Copy each line of the material in which the word "Consider" appears.

☆ ☆ ☆ ☆

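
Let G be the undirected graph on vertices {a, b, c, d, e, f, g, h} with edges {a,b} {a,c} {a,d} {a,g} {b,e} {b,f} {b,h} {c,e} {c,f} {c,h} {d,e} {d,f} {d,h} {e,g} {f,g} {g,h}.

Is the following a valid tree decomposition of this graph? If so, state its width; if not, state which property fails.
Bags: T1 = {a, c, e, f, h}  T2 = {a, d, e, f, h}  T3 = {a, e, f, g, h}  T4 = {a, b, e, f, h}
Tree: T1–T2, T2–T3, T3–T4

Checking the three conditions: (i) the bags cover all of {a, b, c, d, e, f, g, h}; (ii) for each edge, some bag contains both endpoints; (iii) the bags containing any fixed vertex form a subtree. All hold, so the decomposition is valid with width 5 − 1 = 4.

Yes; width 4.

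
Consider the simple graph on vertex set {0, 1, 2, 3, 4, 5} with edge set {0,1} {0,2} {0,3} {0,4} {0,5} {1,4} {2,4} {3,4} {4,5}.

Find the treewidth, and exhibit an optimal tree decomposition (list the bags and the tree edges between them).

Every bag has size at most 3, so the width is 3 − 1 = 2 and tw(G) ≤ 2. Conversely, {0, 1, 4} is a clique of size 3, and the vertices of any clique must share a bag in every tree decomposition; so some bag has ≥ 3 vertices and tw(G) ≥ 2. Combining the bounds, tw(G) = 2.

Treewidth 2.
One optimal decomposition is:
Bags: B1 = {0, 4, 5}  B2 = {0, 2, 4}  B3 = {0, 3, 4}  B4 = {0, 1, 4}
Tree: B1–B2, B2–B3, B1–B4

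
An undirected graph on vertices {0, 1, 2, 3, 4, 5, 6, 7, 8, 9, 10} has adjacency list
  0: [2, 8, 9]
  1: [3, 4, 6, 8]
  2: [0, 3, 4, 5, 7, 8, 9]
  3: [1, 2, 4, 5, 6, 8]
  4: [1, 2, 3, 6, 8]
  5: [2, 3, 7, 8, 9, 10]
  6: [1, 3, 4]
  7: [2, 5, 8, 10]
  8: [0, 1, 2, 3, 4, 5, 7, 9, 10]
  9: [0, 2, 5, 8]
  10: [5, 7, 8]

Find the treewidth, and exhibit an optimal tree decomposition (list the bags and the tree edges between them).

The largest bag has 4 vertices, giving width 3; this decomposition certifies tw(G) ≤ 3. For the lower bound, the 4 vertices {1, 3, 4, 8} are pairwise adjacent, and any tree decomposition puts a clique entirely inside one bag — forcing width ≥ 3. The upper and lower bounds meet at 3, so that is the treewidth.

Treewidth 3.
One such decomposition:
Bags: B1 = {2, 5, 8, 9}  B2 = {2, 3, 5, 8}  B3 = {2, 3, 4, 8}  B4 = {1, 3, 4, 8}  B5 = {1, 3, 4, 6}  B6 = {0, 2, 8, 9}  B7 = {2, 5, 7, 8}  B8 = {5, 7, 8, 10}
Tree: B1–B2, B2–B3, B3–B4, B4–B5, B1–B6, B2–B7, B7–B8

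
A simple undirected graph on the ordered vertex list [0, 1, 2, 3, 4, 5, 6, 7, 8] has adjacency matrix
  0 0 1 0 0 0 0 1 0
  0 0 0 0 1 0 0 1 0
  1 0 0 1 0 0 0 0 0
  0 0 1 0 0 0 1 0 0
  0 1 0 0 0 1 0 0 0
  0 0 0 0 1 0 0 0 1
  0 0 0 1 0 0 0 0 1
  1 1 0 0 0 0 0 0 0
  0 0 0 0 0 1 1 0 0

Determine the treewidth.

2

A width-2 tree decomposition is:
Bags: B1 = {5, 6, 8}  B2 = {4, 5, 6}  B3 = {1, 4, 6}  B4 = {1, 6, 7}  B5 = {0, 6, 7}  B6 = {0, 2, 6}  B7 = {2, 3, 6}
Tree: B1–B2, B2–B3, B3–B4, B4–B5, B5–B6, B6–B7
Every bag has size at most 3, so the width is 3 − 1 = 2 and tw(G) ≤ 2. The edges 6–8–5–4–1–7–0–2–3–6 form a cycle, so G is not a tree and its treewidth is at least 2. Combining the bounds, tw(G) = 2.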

☆ ☆ ☆ ☆

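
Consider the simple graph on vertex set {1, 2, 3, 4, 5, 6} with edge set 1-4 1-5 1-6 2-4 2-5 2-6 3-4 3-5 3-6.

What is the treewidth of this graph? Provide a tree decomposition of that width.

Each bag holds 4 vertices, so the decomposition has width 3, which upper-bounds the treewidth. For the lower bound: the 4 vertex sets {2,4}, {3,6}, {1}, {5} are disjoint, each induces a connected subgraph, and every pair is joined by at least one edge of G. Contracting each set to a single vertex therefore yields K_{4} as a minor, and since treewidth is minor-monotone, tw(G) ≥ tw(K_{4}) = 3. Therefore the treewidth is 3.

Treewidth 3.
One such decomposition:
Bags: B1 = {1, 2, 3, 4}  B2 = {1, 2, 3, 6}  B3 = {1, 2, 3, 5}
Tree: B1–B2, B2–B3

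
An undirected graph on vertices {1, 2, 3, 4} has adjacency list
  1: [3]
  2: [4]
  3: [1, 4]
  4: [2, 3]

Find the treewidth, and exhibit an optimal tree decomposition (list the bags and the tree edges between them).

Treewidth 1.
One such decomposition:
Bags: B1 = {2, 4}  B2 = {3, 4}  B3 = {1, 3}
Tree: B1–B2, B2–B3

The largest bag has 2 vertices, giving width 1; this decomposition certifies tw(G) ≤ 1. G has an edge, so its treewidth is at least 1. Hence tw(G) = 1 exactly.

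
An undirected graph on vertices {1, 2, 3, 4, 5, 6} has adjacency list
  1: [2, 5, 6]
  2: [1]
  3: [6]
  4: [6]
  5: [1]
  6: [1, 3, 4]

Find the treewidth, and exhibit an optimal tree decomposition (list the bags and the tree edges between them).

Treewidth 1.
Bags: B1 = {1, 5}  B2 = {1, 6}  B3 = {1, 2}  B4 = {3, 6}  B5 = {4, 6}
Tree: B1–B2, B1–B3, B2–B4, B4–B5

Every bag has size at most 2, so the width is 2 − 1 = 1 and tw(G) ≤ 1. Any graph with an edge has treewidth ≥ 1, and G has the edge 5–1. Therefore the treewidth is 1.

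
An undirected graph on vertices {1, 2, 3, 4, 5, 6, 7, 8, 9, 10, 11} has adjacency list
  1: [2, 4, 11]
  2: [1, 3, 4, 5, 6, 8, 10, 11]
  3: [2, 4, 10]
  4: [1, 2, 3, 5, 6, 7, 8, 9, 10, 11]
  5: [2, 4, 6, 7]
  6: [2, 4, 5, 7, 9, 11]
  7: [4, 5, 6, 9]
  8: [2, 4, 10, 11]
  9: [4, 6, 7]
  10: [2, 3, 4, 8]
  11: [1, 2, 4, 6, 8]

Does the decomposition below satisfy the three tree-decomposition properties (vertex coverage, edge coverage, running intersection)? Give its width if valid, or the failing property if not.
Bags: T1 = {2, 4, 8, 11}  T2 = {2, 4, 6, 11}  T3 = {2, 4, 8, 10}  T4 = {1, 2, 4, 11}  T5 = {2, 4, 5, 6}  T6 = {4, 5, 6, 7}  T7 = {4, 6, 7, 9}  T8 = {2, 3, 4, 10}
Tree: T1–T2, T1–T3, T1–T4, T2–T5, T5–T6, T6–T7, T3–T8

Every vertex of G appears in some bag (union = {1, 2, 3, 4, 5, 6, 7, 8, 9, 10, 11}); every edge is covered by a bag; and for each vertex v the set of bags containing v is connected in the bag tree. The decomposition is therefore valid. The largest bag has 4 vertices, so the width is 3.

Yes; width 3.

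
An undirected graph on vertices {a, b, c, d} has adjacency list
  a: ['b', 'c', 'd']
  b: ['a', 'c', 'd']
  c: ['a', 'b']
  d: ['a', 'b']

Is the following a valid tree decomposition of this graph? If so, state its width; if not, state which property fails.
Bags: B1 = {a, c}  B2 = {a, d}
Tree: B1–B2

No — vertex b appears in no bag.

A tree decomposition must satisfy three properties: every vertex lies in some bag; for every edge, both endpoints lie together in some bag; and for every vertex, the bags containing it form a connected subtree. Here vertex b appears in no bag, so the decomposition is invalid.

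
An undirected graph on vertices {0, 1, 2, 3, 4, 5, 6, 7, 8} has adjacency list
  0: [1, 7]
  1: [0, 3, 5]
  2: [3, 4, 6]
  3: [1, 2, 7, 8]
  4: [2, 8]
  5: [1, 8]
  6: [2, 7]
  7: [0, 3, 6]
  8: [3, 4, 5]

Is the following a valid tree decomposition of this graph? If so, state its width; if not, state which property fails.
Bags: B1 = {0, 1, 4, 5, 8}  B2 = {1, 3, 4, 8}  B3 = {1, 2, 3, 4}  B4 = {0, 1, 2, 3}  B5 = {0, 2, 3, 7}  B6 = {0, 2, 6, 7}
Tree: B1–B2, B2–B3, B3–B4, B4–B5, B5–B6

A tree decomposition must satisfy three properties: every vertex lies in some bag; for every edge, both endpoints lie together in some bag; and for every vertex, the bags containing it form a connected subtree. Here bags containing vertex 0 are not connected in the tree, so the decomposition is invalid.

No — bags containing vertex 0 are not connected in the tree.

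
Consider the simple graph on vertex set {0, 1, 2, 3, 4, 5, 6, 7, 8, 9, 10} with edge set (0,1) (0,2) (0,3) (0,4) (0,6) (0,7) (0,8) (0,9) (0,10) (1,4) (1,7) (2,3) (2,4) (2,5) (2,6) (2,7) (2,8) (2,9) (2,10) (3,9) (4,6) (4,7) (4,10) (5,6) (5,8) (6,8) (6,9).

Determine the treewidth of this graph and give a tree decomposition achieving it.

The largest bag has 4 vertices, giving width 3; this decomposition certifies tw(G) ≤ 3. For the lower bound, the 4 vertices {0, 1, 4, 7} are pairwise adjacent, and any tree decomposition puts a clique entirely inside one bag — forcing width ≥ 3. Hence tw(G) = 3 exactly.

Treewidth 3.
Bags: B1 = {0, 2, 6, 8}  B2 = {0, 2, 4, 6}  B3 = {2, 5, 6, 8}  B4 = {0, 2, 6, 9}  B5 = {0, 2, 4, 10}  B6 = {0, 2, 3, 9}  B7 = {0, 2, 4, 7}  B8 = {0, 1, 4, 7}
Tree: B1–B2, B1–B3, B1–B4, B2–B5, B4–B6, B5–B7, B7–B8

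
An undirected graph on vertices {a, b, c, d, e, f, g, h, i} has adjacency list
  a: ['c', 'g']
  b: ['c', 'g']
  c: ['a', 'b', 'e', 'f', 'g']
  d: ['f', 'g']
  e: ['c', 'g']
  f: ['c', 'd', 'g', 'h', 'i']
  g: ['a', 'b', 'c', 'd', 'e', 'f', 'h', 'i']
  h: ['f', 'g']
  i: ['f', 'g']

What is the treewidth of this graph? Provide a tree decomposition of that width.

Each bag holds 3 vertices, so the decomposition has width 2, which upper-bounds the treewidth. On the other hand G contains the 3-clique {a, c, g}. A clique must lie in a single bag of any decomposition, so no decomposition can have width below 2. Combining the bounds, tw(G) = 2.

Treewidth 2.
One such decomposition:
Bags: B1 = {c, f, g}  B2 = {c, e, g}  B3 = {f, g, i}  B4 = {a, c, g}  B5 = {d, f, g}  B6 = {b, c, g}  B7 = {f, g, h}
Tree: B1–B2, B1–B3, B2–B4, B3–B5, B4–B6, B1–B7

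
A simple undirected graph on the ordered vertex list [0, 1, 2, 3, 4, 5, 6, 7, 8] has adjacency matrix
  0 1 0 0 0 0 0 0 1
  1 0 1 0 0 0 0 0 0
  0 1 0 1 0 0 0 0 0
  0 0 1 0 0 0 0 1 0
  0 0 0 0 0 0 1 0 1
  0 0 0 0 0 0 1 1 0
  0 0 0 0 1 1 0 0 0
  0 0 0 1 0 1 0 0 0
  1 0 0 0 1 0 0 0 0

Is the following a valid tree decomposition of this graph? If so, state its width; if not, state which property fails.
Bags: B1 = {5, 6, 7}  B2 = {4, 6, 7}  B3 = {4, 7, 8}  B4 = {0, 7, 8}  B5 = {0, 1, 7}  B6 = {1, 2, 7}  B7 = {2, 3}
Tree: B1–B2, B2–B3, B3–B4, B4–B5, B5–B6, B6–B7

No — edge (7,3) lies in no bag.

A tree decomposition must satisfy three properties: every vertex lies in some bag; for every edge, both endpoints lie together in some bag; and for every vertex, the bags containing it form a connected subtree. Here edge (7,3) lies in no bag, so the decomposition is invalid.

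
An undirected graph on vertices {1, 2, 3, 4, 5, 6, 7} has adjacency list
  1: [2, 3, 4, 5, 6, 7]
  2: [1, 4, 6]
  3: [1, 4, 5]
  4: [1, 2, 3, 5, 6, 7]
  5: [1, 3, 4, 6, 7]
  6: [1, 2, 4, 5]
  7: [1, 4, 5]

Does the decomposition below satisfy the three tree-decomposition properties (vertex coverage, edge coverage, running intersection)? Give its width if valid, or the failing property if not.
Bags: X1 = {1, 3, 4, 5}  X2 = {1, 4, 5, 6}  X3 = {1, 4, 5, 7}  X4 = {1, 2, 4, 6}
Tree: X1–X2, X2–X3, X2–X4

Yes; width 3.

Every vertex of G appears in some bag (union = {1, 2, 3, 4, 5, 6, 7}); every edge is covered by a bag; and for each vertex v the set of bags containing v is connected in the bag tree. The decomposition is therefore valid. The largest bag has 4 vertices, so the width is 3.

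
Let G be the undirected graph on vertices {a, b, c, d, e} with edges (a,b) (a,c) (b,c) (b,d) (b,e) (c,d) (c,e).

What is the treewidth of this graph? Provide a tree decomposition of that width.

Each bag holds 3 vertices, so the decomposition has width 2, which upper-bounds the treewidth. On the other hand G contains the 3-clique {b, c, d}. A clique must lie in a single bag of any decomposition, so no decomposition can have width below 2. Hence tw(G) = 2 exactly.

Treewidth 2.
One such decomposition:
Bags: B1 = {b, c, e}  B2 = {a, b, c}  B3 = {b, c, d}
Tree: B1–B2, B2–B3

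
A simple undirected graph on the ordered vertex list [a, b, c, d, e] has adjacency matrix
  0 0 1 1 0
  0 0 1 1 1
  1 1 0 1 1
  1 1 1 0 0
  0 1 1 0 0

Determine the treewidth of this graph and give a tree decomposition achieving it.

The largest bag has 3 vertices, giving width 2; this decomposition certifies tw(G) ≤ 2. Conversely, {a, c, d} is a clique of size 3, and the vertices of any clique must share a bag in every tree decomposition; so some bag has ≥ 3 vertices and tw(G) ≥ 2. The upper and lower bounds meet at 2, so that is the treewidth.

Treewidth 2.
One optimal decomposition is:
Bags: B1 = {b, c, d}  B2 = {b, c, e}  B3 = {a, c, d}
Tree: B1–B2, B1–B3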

☆ ☆ ☆ ☆

Answer to this problem:
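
Consider the simple graph on vertex set {0, 1, 2, 3, 4, 5} with edge set {0,1} {0,2} {0,3} {0,4} {0,5} {1,4} {2,4} {3,4} {4,5}.
Consider the simple graph on vertex set {1, 2, 3, 4, 5, 6} with edge set 1-4 1-5 1-6 2-4 2-5 2-6 3-4 3-5 3-6.
Consider the simple graph on vertex set {0, 1, 2, 3, 4, 5, 6, 7, 8, 9, 10} with edge set (0,1) (0,2) (0,3) (0,4) (0,6) (0,7) (0,8) (0,9) (0,10) (1,4) (1,7) (2,3) (2,4) (2,5) (2,6) (2,7) (2,8) (2,9) (2,10) (3,9) (4,6) (4,7) (4,10) (5,6) (5,8) (6,8) (6,9).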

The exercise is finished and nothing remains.